- _Problem details_: From the records below, find each line with the string "digest" and copy it.

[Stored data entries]
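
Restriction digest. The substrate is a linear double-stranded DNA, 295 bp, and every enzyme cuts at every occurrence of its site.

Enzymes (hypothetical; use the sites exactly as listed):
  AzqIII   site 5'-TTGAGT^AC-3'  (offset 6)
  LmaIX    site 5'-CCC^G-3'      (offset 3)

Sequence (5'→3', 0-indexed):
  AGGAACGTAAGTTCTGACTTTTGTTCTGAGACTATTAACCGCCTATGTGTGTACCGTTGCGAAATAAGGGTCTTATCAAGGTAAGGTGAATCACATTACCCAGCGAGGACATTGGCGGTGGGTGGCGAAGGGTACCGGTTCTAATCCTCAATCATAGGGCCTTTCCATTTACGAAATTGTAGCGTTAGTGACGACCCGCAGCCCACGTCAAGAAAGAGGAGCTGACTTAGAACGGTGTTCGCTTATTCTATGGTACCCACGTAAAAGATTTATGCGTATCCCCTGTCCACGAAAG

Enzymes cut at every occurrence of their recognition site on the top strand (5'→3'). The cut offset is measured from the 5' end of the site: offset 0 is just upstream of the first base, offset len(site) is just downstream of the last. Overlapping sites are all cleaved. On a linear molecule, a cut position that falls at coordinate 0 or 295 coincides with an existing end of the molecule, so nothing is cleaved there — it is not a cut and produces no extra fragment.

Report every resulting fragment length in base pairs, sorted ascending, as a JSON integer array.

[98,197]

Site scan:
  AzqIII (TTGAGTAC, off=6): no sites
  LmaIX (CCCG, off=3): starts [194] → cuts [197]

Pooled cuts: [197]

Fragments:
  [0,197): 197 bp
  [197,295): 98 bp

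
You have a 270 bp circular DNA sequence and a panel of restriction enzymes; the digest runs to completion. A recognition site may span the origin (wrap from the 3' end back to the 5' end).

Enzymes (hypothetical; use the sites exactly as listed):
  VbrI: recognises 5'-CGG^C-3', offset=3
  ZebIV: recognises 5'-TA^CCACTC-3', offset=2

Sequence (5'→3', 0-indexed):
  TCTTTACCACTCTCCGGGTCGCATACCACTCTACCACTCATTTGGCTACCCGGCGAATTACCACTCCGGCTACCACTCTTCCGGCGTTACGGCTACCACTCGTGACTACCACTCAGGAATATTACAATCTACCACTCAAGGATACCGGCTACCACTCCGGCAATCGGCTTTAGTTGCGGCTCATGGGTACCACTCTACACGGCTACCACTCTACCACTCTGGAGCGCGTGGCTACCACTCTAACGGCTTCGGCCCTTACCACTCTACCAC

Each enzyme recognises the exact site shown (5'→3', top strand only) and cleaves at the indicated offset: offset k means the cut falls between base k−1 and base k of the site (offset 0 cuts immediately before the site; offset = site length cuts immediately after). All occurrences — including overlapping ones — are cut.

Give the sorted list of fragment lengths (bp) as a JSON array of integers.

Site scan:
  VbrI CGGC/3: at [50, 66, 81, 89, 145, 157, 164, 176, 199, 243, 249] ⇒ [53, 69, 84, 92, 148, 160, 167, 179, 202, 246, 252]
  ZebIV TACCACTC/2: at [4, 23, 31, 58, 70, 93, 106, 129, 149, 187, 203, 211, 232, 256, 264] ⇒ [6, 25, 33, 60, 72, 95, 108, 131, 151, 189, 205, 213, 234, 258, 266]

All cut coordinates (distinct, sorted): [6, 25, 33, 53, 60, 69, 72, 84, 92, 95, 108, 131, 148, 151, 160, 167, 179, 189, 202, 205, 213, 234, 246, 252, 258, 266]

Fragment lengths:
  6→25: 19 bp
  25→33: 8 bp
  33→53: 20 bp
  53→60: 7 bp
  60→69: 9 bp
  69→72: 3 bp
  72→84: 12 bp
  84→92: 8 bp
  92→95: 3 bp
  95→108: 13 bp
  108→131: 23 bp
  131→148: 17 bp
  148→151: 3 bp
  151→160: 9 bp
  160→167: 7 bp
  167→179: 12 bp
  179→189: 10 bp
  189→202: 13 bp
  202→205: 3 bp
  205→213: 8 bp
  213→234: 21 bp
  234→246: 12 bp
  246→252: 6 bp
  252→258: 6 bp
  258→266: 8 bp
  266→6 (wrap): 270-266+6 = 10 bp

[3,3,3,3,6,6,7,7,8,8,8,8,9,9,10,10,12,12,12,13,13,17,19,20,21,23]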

- _Exercise answer_:
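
Restriction digest. The substrate is a linear double-stranded DNA, 295 bp, and every enzyme cuts at every occurrence of its site.
You have a 270 bp circular DNA sequence and a panel of restriction enzymes; the digest runs to completion. A recognition site may span the origin (wrap from the 3' end back to the 5' end).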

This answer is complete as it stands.